_TASK ITEM:_ Could you restate word for word every line from the one containing "Apply topological methods to solve the following. Count" to the end of the records, and nothing else?

_EXERCISE MATERIAL:_
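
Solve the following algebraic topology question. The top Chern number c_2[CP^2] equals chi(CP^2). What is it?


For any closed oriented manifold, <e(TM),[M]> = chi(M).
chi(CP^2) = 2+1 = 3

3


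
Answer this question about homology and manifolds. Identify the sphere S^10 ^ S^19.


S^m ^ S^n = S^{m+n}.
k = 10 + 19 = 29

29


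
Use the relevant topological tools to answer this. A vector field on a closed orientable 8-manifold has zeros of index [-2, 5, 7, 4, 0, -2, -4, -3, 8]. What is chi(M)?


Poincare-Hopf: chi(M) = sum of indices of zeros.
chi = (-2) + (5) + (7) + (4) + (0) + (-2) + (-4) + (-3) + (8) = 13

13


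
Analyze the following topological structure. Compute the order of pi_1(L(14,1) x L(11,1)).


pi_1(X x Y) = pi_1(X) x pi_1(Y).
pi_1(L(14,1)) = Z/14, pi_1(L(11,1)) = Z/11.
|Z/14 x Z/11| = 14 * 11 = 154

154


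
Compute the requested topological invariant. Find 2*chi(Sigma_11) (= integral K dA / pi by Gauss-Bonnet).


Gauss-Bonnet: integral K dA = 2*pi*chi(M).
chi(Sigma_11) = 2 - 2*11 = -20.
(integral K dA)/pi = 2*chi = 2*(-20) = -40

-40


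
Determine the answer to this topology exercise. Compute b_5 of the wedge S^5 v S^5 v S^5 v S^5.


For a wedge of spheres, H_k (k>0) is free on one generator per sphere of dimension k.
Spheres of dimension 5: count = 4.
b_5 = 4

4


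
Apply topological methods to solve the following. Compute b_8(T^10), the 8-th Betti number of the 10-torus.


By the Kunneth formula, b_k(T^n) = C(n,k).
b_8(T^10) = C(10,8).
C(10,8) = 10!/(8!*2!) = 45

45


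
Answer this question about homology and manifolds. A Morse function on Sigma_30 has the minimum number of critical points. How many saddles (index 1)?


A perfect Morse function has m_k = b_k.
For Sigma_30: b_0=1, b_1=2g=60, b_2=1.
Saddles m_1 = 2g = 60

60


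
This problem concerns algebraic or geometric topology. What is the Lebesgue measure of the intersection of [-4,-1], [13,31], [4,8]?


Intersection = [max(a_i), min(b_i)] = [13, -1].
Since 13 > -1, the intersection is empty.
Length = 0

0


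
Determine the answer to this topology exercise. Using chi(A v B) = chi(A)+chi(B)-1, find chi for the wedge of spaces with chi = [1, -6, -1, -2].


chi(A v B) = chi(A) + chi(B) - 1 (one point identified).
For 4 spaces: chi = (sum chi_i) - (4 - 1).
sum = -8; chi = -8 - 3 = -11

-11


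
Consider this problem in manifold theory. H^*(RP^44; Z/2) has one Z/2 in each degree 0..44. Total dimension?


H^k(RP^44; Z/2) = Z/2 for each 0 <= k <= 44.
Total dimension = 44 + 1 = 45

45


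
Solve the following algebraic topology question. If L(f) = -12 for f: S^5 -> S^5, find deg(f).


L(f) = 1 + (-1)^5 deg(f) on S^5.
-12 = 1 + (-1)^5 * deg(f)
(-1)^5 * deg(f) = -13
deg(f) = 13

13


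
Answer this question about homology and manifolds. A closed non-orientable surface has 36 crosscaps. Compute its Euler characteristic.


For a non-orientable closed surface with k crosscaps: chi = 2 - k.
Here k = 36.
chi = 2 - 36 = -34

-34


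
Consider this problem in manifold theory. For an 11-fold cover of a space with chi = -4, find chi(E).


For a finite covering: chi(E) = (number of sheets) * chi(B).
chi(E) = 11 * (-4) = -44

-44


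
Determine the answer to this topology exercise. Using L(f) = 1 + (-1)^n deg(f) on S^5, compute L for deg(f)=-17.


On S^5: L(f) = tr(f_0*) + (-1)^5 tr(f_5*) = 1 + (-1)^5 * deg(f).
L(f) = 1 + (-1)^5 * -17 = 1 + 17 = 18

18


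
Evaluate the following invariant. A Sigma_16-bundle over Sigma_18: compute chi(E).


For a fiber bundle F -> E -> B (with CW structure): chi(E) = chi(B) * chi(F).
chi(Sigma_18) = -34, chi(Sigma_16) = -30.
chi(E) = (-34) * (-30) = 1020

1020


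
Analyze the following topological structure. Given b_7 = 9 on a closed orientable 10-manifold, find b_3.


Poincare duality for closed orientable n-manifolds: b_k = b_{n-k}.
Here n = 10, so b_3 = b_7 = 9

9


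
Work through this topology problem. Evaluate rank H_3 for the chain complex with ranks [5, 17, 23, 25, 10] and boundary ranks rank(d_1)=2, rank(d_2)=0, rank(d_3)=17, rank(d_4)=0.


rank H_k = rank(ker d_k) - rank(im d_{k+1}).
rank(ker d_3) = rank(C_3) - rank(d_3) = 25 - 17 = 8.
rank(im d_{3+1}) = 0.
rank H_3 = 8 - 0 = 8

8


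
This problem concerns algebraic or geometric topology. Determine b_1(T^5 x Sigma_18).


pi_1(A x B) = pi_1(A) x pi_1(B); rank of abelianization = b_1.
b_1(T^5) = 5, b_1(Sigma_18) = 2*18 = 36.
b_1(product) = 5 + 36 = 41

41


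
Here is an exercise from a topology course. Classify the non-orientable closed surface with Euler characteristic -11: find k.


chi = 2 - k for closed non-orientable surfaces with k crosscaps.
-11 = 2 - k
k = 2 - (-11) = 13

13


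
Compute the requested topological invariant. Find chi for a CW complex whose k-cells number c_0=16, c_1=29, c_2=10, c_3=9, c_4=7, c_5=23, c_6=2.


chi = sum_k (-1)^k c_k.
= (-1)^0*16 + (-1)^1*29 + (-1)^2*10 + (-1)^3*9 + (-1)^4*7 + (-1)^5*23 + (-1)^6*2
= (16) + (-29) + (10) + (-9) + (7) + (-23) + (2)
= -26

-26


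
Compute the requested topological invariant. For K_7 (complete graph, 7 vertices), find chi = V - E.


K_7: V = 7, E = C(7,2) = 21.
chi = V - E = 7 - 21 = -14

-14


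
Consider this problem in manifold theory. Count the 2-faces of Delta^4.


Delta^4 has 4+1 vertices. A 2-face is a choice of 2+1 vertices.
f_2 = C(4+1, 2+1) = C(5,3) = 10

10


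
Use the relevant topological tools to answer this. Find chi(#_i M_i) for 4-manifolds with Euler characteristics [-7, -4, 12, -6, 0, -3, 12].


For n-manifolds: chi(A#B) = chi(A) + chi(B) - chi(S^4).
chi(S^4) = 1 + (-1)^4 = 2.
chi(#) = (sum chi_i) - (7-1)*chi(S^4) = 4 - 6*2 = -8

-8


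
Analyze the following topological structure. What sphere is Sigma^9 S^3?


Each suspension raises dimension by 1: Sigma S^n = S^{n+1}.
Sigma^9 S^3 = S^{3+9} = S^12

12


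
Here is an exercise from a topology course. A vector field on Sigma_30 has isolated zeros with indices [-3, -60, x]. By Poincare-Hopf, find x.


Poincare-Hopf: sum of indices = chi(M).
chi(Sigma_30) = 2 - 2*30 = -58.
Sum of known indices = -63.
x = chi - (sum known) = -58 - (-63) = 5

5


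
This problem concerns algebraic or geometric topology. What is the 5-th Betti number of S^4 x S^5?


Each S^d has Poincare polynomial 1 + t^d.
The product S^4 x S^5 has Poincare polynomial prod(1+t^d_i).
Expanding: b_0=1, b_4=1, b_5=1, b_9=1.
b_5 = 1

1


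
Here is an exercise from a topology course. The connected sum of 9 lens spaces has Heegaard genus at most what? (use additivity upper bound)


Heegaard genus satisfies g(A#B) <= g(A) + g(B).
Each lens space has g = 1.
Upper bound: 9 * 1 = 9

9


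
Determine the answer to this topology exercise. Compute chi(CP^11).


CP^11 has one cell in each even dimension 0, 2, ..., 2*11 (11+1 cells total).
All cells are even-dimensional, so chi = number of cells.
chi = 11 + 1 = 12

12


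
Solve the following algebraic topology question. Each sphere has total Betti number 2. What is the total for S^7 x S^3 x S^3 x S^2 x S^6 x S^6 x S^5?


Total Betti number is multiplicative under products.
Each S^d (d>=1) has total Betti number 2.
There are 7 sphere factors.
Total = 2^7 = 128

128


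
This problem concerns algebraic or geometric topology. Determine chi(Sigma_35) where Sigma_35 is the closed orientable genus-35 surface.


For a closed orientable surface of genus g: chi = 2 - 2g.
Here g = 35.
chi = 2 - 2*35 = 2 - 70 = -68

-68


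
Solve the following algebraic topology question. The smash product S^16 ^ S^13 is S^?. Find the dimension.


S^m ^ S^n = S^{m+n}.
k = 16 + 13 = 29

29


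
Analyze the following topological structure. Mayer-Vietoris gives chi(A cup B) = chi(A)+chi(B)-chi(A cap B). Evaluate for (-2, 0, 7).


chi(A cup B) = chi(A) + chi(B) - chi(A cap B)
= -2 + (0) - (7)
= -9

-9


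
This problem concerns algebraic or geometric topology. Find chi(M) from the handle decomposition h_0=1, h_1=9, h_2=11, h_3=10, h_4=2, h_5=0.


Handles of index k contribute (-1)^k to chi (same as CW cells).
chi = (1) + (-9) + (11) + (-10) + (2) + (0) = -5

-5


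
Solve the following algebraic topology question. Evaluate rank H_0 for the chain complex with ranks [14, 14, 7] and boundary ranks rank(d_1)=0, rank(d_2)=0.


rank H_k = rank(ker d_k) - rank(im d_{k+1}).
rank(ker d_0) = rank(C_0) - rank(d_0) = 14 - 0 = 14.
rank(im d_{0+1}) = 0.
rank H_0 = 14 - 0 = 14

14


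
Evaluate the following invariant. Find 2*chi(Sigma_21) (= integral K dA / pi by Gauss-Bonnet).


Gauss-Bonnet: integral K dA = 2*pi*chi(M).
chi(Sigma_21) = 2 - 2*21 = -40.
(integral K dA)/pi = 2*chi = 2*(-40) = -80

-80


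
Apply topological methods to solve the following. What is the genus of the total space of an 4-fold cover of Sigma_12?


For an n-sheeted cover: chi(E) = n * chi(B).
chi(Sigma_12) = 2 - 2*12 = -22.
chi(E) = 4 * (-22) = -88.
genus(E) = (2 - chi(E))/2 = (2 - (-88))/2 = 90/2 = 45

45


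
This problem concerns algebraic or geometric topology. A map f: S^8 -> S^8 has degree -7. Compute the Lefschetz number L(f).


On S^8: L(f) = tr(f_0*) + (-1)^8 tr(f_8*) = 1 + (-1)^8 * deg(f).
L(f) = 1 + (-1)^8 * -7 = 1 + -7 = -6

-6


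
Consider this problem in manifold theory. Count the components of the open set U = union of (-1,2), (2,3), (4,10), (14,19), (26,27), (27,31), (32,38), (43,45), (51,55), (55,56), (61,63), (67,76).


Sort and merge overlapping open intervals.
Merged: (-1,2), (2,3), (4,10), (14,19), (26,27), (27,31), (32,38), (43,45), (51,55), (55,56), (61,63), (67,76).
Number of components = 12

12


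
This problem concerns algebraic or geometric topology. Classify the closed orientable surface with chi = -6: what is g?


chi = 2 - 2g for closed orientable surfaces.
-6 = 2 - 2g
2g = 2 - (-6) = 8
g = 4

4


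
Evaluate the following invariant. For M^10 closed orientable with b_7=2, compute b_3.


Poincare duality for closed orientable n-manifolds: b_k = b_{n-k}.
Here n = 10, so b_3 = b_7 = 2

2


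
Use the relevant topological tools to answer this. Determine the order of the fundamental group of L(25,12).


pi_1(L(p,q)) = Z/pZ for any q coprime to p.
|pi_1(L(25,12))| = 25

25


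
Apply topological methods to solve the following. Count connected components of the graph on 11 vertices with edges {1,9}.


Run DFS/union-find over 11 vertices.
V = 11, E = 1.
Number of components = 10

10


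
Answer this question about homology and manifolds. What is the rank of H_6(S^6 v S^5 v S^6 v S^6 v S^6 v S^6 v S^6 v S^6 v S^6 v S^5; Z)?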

_YOUR RESPONSE:_
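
Apply topological methods to solve the following. Count connected components of the graph on 11 vertices with edges {1,9}.


Run DFS/union-find over 11 vertices.
V = 11, E = 1.
Number of components = 10

10


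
Answer this question about homology and manifolds. What is the rank of H_6(S^6 v S^5 v S^6 v S^6 v S^6 v S^6 v S^6 v S^6 v S^6 v S^5; Z)?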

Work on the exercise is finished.